What is being asked: Below are records; count the lines among them that include the string "bending", and state only the number.

Stored data:
▶

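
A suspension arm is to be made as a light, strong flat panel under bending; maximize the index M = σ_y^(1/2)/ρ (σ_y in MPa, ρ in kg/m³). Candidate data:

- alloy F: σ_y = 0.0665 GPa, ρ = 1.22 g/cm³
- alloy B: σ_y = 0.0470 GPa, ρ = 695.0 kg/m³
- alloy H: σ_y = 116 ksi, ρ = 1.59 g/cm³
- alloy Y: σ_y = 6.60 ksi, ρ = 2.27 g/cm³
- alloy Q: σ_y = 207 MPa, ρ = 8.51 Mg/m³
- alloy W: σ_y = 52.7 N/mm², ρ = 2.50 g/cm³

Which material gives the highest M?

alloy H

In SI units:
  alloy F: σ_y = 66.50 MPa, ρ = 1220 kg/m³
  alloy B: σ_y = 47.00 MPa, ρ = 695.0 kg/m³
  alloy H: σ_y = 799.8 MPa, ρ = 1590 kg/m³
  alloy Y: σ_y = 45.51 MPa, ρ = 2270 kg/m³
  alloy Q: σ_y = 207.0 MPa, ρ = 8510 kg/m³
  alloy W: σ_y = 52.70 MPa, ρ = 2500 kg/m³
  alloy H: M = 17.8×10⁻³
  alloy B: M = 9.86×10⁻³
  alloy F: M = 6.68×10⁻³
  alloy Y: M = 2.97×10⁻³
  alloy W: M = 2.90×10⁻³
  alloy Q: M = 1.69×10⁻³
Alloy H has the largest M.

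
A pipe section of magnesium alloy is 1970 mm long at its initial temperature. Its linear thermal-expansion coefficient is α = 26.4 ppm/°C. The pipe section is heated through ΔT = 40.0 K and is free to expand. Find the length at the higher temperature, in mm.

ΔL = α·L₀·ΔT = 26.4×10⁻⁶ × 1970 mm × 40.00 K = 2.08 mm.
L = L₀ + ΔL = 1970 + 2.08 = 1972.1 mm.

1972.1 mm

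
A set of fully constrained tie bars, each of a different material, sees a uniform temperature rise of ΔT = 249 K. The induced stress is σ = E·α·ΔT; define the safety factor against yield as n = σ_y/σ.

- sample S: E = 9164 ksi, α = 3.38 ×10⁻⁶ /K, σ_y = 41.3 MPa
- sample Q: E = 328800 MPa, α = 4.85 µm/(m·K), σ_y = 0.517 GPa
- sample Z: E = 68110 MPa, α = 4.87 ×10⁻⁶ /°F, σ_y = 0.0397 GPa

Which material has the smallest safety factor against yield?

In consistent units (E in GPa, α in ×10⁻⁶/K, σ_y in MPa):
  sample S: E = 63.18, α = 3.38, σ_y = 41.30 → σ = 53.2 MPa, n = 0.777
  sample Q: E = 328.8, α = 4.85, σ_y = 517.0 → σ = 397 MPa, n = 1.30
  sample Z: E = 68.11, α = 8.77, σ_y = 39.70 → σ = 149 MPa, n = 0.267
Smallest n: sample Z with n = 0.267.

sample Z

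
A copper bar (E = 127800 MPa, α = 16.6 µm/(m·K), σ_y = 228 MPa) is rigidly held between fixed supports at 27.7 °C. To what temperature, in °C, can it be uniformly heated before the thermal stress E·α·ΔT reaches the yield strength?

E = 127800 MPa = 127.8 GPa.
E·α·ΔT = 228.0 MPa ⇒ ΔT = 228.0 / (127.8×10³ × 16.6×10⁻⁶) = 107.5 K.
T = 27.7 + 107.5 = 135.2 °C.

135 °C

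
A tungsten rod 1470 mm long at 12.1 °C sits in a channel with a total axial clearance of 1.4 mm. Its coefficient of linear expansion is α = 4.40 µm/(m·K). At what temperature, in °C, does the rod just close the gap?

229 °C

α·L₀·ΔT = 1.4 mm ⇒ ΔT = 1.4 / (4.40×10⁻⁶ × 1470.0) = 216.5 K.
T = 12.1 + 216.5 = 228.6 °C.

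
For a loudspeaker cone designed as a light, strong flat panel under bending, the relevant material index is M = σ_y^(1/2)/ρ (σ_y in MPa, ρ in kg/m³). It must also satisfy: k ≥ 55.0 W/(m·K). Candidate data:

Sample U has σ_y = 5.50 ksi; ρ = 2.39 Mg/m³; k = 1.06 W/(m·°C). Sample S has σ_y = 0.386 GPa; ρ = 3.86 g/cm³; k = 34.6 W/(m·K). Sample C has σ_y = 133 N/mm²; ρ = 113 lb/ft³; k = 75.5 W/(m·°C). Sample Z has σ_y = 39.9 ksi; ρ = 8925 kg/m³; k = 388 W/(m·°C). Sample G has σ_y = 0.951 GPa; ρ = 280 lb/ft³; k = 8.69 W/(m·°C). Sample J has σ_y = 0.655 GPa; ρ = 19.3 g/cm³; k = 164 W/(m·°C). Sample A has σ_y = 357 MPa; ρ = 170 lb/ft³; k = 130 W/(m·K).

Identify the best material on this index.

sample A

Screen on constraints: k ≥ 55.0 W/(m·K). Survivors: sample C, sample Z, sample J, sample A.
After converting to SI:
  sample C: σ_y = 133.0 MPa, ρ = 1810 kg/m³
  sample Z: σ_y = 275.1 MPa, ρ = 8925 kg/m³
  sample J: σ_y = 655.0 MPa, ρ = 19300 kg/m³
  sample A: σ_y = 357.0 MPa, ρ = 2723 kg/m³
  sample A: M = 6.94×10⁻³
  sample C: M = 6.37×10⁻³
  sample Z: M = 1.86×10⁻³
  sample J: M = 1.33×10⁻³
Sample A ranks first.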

◀
▶

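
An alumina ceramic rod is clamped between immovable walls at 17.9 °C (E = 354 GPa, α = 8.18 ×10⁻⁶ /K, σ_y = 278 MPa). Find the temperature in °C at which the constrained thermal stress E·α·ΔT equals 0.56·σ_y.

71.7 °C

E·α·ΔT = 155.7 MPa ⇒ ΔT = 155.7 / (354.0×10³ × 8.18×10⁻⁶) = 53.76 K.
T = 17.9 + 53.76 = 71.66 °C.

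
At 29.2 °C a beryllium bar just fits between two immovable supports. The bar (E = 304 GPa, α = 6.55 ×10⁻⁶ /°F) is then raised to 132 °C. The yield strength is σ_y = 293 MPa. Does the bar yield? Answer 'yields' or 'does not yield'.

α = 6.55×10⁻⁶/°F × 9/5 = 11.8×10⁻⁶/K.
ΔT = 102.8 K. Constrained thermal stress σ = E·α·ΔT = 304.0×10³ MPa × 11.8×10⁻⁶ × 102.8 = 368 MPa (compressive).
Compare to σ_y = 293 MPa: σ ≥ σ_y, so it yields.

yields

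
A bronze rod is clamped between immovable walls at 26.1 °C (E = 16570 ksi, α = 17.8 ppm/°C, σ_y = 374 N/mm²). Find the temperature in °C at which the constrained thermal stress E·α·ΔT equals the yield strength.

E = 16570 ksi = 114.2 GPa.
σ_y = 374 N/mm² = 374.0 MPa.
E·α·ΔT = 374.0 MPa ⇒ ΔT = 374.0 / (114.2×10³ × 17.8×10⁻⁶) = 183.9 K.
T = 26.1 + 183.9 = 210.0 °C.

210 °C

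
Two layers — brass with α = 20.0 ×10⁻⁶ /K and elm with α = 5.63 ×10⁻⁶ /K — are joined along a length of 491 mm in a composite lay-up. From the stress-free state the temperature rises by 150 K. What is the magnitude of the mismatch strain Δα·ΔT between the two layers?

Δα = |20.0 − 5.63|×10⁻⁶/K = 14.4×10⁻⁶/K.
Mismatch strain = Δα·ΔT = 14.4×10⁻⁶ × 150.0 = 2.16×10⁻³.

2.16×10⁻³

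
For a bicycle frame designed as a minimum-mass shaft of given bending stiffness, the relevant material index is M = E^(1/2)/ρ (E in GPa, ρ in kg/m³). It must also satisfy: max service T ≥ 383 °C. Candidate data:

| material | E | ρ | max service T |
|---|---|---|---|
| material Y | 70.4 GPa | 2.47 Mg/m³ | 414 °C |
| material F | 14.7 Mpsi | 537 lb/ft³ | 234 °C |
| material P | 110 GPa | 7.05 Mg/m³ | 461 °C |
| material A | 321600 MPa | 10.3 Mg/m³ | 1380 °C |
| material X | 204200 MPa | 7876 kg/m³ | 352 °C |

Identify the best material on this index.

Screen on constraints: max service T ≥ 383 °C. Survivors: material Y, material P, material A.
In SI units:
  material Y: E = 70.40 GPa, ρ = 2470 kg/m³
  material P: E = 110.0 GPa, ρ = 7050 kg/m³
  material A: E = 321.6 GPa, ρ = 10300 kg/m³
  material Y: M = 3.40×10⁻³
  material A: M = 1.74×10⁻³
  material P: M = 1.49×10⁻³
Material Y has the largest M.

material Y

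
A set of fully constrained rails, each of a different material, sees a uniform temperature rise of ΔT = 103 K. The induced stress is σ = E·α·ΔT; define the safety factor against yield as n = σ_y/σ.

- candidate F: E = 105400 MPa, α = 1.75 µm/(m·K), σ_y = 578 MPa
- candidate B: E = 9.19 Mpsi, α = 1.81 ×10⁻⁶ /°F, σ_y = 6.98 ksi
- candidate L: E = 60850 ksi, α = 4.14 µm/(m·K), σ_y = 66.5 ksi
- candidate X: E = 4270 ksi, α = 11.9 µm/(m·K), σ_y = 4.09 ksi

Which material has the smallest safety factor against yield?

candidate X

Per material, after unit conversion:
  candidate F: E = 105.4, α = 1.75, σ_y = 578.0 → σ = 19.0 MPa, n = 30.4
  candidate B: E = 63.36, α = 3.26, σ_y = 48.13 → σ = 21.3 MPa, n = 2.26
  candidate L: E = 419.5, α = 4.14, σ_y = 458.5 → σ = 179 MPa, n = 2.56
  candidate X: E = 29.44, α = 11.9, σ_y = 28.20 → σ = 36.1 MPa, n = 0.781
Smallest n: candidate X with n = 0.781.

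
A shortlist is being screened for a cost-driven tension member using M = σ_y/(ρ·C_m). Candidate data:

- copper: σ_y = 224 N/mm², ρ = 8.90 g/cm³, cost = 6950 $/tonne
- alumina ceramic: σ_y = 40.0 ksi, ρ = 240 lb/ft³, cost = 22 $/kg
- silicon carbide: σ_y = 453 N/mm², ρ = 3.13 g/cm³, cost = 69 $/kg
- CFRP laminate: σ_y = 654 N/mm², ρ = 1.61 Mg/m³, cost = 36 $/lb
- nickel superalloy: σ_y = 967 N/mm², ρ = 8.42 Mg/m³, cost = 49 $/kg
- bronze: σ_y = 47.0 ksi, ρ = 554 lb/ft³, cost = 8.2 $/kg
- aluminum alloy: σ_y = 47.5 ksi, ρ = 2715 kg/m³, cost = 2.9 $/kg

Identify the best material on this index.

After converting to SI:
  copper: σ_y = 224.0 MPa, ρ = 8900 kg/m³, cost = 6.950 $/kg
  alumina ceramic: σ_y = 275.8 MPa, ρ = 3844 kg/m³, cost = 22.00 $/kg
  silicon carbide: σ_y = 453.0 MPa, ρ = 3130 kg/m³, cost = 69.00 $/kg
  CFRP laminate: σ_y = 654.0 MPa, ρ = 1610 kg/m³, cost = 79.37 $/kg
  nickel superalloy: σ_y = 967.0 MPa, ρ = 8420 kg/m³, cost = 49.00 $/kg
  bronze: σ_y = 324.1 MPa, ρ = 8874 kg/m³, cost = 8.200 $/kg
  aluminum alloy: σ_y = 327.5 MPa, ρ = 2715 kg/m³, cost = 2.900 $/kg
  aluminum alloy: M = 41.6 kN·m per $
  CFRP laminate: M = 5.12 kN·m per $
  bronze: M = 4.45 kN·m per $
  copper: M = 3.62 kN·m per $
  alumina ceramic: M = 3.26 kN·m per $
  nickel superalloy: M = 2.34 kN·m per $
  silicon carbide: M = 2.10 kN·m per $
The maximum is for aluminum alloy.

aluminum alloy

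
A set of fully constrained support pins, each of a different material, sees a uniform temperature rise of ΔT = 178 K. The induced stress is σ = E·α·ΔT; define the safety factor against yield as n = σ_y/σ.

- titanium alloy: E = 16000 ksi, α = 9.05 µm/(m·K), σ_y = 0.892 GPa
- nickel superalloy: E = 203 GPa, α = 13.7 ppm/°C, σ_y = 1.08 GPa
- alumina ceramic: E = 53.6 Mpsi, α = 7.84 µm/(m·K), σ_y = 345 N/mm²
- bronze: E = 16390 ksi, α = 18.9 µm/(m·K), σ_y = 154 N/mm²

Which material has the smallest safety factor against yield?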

◀

Output: 3